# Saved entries
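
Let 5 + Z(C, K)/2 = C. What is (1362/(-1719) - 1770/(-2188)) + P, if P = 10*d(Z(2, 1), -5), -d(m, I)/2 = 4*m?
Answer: 300904189/626862 ≈ 480.02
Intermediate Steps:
Z(C, K) = -10 + 2*C
d(m, I) = -8*m
P = 480 (P = 10*(-8*(-10 + 2*2)) = 10*(-8*(-10 + 4)) = 10*(-8*(-6)) = 10*48 = 480)
(1362/(-1719) - 1770/(-2188)) + P = (1362/(-1719) - 1770/(-2188)) + 480 = (1362*(-1/1719) - 1770*(-1/2188)) + 480 = (-454/573 + 885/1094) + 480 = 10429/626862 + 480 = 300904189/626862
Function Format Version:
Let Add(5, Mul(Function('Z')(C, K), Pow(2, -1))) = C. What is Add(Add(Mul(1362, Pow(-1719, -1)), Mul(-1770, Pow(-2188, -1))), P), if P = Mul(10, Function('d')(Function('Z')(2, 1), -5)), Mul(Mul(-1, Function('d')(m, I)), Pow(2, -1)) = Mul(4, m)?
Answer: Rational(300904189, 626862) ≈ 480.02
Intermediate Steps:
Function('Z')(C, K) = Add(-10, Mul(2, C))
Function('d')(m, I) = Mul(-8, m) (Function('d')(m, I) = Mul(-2, Mul(4, m)) = Mul(-8, m))
P = 480 (P = Mul(10, Mul(-8, Add(-10, Mul(2, 2)))) = Mul(10, Mul(-8, Add(-10, 4))) = Mul(10, Mul(-8, -6)) = Mul(10, 48) = 480)
Add(Add(Mul(1362, Pow(-1719, -1)), Mul(-1770, Pow(-2188, -1))), P) = Add(Add(Mul(1362, Pow(-1719, -1)), Mul(-1770, Pow(-2188, -1))), 480) = Add(Add(Mul(1362, Rational(-1, 1719)), Mul(-1770, Rational(-1, 2188))), 480) = Add(Add(Rational(-454, 573), Rational(885, 1094)), 480) = Add(Rational(10429, 626862), 480) = Rational(300904189, 626862)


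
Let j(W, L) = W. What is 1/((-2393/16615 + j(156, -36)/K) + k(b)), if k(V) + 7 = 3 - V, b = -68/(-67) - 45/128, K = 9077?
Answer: -1293383908480/6195571556411 ≈ -0.20876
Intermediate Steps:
b = 5689/8576 (b = -68*(-1/67) - 45*1/128 = 68/67 - 45/128 = 5689/8576 ≈ 0.66336)
k(V) = -4 - V (k(V) = -7 + (3 - V) = -4 - V)
1/((-2393/16615 + j(156, -36)/K) + k(b)) = 1/((-2393/16615 + 156/9077) + (-4 - 1*5689/8576)) = 1/((-2393*1/16615 + 156*(1/9077)) + (-4 - 5689/8576)) = 1/((-2393/16615 + 156/9077) - 39993/8576) = 1/(-19129321/150814355 - 39993/8576) = 1/(-6195571556411/1293383908480) = -1293383908480/6195571556411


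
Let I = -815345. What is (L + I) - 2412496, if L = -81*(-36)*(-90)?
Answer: -3490281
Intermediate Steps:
L = -262440 (L = 2916*(-90) = -262440)
(L + I) - 2412496 = (-262440 - 815345) - 2412496 = -1077785 - 2412496 = -3490281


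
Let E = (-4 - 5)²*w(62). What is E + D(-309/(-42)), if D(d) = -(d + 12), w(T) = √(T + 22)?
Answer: -271/14 + 162*√21 ≈ 723.02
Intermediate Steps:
w(T) = √(22 + T)
E = 162*√21 (E = (-4 - 5)²*√(22 + 62) = (-9)²*√84 = 81*(2*√21) = 162*√21 ≈ 742.38)
D(d) = -12 - d (D(d) = -(12 + d) = -12 - d)
E + D(-309/(-42)) = 162*√21 + (-12 - (-309)/(-42)) = 162*√21 + (-12 - (-309)*(-1)/42) = 162*√21 + (-12 - 1*103/14) = 162*√21 + (-12 - 103/14) = 162*√21 - 271/14 = -271/14 + 162*√21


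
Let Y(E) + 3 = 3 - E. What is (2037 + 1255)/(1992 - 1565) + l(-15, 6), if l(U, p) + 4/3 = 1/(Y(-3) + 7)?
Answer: 82961/12810 ≈ 6.4763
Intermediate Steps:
Y(E) = -E (Y(E) = -3 + (3 - E) = -E)
l(U, p) = -37/30 (l(U, p) = -4/3 + 1/(-1*(-3) + 7) = -4/3 + 1/(3 + 7) = -4/3 + 1/10 = -37/30)
(2037 + 1255)/(1992 - 1565) + l(-15, 6) = (2037 + 1255)/(1992 - 1565) - 37/30 = 3292/427 - 37/30 = 82961/12810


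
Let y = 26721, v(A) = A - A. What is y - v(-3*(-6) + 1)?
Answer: 26721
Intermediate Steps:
v(A) = 0
y - v(-3*(-6) + 1) = 26721 - 1*0 = 26721 + 0 = 26721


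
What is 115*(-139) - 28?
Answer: -16013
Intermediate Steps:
115*(-139) - 28 = -15985 - 28 = -16013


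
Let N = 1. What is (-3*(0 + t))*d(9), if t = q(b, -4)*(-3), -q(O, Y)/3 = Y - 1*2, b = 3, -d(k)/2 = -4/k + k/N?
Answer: -2772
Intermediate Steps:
d(k) = -2*k + 8/k (d(k) = -2*(-4/k + k/1) = -2*(-4/k + k*1) = -2*(-4/k + k) = -2*(k - 4/k) = -2*k + 8/k)
q(O, Y) = 6 - 3*Y (q(O, Y) = -3*(Y - 1*2) = -3*(Y - 2) = -3*(-2 + Y) = 6 - 3*Y)
t = -54 (t = (6 - 3*(-4))*(-3) = (6 + 12)*(-3) = 18*(-3) = -54)
(-3*(0 + t))*d(9) = (-3*(0 - 54))*(-2*9 + 8/9) = (-3*(-54))*(-18 + 8*(1/9)) = 162*(-18 + 8/9) = 162*(-154/9) = -2772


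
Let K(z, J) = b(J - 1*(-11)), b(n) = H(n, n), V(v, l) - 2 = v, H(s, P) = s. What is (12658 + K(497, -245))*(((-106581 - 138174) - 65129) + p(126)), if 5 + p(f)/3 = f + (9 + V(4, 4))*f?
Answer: -3775044824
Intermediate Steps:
V(v, l) = 2 + v
b(n) = n
K(z, J) = 11 + J (K(z, J) = J - 1*(-11) = J + 11 = 11 + J)
p(f) = -15 + 48*f (p(f) = -15 + 3*(f + (9 + (2 + 4))*f) = -15 + 3*(f + (9 + 6)*f) = -15 + 3*(f + 15*f) = -15 + 3*(16*f) = -15 + 48*f)
(12658 + K(497, -245))*(((-106581 - 138174) - 65129) + p(126)) = (12658 + (11 - 245))*(((-106581 - 138174) - 65129) + (-15 + 48*126)) = (12658 - 234)*((-244755 - 65129) + (-15 + 6048)) = 12424*(-309884 + 6033) = 12424*(-303851) = -3775044824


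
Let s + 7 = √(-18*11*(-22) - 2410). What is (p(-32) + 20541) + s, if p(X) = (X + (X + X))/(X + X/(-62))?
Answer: 1252760/61 + √1946 ≈ 20581.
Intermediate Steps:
p(X) = 186/61 (p(X) = (X + 2*X)/(X + X*(-1/62)) = (3*X)/(X - X/62) = (3*X)/((61*X/62)) = (3*X)*(62/(61*X)) = 186/61)
s = -7 + √1946 (s = -7 + √(-18*11*(-22) - 2410) = -7 + √(-198*(-22) - 2410) = -7 + √(4356 - 2410) = -7 + √1946 ≈ 37.113)
(p(-32) + 20541) + s = (186/61 + 20541) + (-7 + √1946) = 1253187/61 + (-7 + √1946) = 1252760/61 + √1946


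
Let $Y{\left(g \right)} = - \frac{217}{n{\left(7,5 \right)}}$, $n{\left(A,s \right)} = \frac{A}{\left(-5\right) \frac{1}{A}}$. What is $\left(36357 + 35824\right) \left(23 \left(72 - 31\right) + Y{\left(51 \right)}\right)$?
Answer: $\frac{487654836}{7} \approx 6.9665 \cdot 10^{7}$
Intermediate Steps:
$n{\left(A,s \right)} = - \frac{A^{2}}{5}$ ($n{\left(A,s \right)} = A \left(- \frac{A}{5}\right) = - \frac{A^{2}}{5}$)
$Y{\left(g \right)} = \frac{155}{7}$ ($Y{\left(g \right)} = - \frac{217}{\left(- \frac{1}{5}\right) 7^{2}} = - \frac{217}{\left(- \frac{1}{5}\right) 49} = - \frac{217}{- \frac{49}{5}} = \left(-217\right) \left(- \frac{5}{49}\right) = \frac{155}{7}$)
$\left(36357 + 35824\right) \left(23 \left(72 - 31\right) + Y{\left(51 \right)}\right) = \left(36357 + 35824\right) \left(23 \left(72 - 31\right) + \frac{155}{7}\right) = 72181 \left(23 \cdot 41 + \frac{155}{7}\right) = 72181 \left(943 + \frac{155}{7}\right) = 72181 \cdot \frac{6756}{7} = \frac{487654836}{7}$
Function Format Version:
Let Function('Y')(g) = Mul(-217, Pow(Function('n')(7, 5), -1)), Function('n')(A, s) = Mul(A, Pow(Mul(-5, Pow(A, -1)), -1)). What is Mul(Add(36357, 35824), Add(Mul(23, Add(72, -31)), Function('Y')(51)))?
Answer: Rational(487654836, 7) ≈ 6.9665e+7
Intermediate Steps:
Function('n')(A, s) = Mul(Rational(-1, 5), Pow(A, 2)) (Function('n')(A, s) = Mul(A, Mul(Rational(-1, 5), A)) = Mul(Rational(-1, 5), Pow(A, 2)))
Function('Y')(g) = Rational(155, 7) (Function('Y')(g) = Mul(-217, Pow(Mul(Rational(-1, 5), Pow(7, 2)), -1)) = Mul(-217, Pow(Mul(Rational(-1, 5), 49), -1)) = Mul(-217, Pow(Rational(-49, 5), -1)) = Mul(-217, Rational(-5, 49)) = Rational(155, 7))
Mul(Add(36357, 35824), Add(Mul(23, Add(72, -31)), Function('Y')(51))) = Mul(Add(36357, 35824), Add(Mul(23, Add(72, -31)), Rational(155, 7))) = Mul(72181, Add(Mul(23, 41), Rational(155, 7))) = Mul(72181, Add(943, Rational(155, 7))) = Mul(72181, Rational(6756, 7)) = Rational(487654836, 7)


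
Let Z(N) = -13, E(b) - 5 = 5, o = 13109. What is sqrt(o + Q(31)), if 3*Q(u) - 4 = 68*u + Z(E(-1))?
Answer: sqrt(124278)/3 ≈ 117.51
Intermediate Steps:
E(b) = 10 (E(b) = 5 + 5 = 10)
Q(u) = -3 + 68*u/3 (Q(u) = 4/3 + (68*u - 13)/3 = 4/3 + (-13 + 68*u)/3 = 4/3 + (-13/3 + 68*u/3) = -3 + 68*u/3)
sqrt(o + Q(31)) = sqrt(13109 + (-3 + (68/3)*31)) = sqrt(13109 + (-3 + 2108/3)) = sqrt(13109 + 2099/3) = sqrt(41426/3) = sqrt(124278)/3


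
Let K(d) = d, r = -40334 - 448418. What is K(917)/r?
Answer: -917/488752 ≈ -0.0018762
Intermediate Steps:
r = -488752
K(917)/r = 917/(-488752) = 917*(-1/488752) = -917/488752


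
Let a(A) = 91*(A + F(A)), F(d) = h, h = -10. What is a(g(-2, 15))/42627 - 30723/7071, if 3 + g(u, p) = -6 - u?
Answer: -33860722/7728603 ≈ -4.3812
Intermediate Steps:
F(d) = -10
g(u, p) = -9 - u (g(u, p) = -3 + (-6 - u) = -9 - u)
a(A) = -910 + 91*A (a(A) = 91*(A - 10) = 91*(-10 + A) = -910 + 91*A)
a(g(-2, 15))/42627 - 30723/7071 = (-910 + 91*(-9 - 1*(-2)))/42627 - 30723/7071 = (-910 + 91*(-9 + 2))*(1/42627) - 30723*1/7071 = (-910 + 91*(-7))*(1/42627) - 10241/2357 = (-910 - 637)*(1/42627) - 10241/2357 = -1547*1/42627 - 10241/2357 = -119/3279 - 10241/2357 = -33860722/7728603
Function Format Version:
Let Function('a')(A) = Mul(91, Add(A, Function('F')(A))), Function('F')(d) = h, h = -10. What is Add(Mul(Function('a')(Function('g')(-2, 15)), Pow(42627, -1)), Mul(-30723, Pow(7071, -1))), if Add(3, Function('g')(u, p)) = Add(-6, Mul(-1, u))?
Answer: Rational(-33860722, 7728603) ≈ -4.3812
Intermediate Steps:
Function('F')(d) = -10
Function('g')(u, p) = Add(-9, Mul(-1, u)) (Function('g')(u, p) = Add(-3, Add(-6, Mul(-1, u))) = Add(-9, Mul(-1, u)))
Function('a')(A) = Add(-910, Mul(91, A)) (Function('a')(A) = Mul(91, Add(A, -10)) = Mul(91, Add(-10, A)) = Add(-910, Mul(91, A)))
Add(Mul(Function('a')(Function('g')(-2, 15)), Pow(42627, -1)), Mul(-30723, Pow(7071, -1))) = Add(Mul(Add(-910, Mul(91, Add(-9, Mul(-1, -2)))), Pow(42627, -1)), Mul(-30723, Pow(7071, -1))) = Add(Mul(Add(-910, Mul(91, Add(-9, 2))), Rational(1, 42627)), Mul(-30723, Rational(1, 7071))) = Add(Mul(Add(-910, Mul(91, -7)), Rational(1, 42627)), Rational(-10241, 2357)) = Add(Mul(Add(-910, -637), Rational(1, 42627)), Rational(-10241, 2357)) = Add(Mul(-1547, Rational(1, 42627)), Rational(-10241, 2357)) = Add(Rational(-119, 3279), Rational(-10241, 2357)) = Rational(-33860722, 7728603)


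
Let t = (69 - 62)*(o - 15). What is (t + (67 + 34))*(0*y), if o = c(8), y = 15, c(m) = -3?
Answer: 0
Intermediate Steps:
o = -3
t = -126 (t = (69 - 62)*(-3 - 15) = 7*(-18) = -126)
(t + (67 + 34))*(0*y) = (-126 + (67 + 34))*(0*15) = (-126 + 101)*0 = -25*0 = 0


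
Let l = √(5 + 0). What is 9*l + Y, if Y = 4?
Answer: 4 + 9*√5 ≈ 24.125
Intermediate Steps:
l = √5 ≈ 2.2361
9*l + Y = 9*√5 + 4 = 4 + 9*√5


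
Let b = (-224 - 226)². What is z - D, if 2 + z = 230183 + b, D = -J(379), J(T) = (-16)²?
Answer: 432937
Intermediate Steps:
J(T) = 256
b = 202500 (b = (-450)² = 202500)
D = -256 (D = -1*256 = -256)
z = 432681 (z = -2 + (230183 + 202500) = -2 + 432683 = 432681)
z - D = 432681 - 1*(-256) = 432681 + 256 = 432937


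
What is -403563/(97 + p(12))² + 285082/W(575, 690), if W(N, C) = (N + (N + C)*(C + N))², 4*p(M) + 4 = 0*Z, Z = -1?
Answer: -112212961906793/2562560640000 ≈ -43.789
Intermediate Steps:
p(M) = -1 (p(M) = -1 + (0*(-1))/4 = -1 + (¼)*0 = -1 + 0 = -1)
W(N, C) = (N + (C + N)²)² (W(N, C) = (N + (C + N)*(C + N))² = (N + (C + N)²)²)
-403563/(97 + p(12))² + 285082/W(575, 690) = -403563/(97 - 1)² + 285082/((575 + (690 + 575)²)²) = -403563/(96²) + 285082/((575 + 1265²)²) = -403563/9216 + 285082/((575 + 1600225)²) = -403563*1/9216 + 285082/(1600800²) = -134521/3072 + 285082/2562560640000 = -134521/3072 + 285082*(1/2562560640000) = -134521/3072 + 142541/1281280320000 = -112212961906793/2562560640000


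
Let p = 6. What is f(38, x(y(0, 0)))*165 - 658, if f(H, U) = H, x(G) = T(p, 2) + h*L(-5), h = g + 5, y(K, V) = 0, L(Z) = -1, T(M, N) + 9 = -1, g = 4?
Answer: 5612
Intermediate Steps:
T(M, N) = -10 (T(M, N) = -9 - 1 = -10)
h = 9 (h = 4 + 5 = 9)
x(G) = -19 (x(G) = -10 + 9*(-1) = -10 - 9 = -19)
f(38, x(y(0, 0)))*165 - 658 = 38*165 - 658 = 6270 - 658 = 5612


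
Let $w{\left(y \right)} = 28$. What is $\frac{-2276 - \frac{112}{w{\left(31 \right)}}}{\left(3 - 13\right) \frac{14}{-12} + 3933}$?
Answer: $- \frac{3420}{5917} \approx -0.578$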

# Task brief
Only the lines from the beginning of the entries through the line bearing "Answer: Rational(300904189, 626862) ≈ 480.02" should be returned, each exactly as written.

# Expected answer
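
Let 5 + Z(C, K)/2 = C. What is (1362/(-1719) - 1770/(-2188)) + P, if P = 10*d(Z(2, 1), -5), -d(m, I)/2 = 4*m?
Answer: 300904189/626862 ≈ 480.02
Intermediate Steps:
Z(C, K) = -10 + 2*C
d(m, I) = -8*m
P = 480 (P = 10*(-8*(-10 + 2*2)) = 10*(-8*(-10 + 4)) = 10*(-8*(-6)) = 10*48 = 480)
(1362/(-1719) - 1770/(-2188)) + P = (1362/(-1719) - 1770/(-2188)) + 480 = (1362*(-1/1719) - 1770*(-1/2188)) + 480 = (-454/573 + 885/1094) + 480 = 10429/626862 + 480 = 300904189/626862
Function Format Version:
Let Add(5, Mul(Function('Z')(C, K), Pow(2, -1))) = C. What is Add(Add(Mul(1362, Pow(-1719, -1)), Mul(-1770, Pow(-2188, -1))), P), if P = Mul(10, Function('d')(Function('Z')(2, 1), -5)), Mul(Mul(-1, Function('d')(m, I)), Pow(2, -1)) = Mul(4, m)?
Answer: Rational(300904189, 626862) ≈ 480.02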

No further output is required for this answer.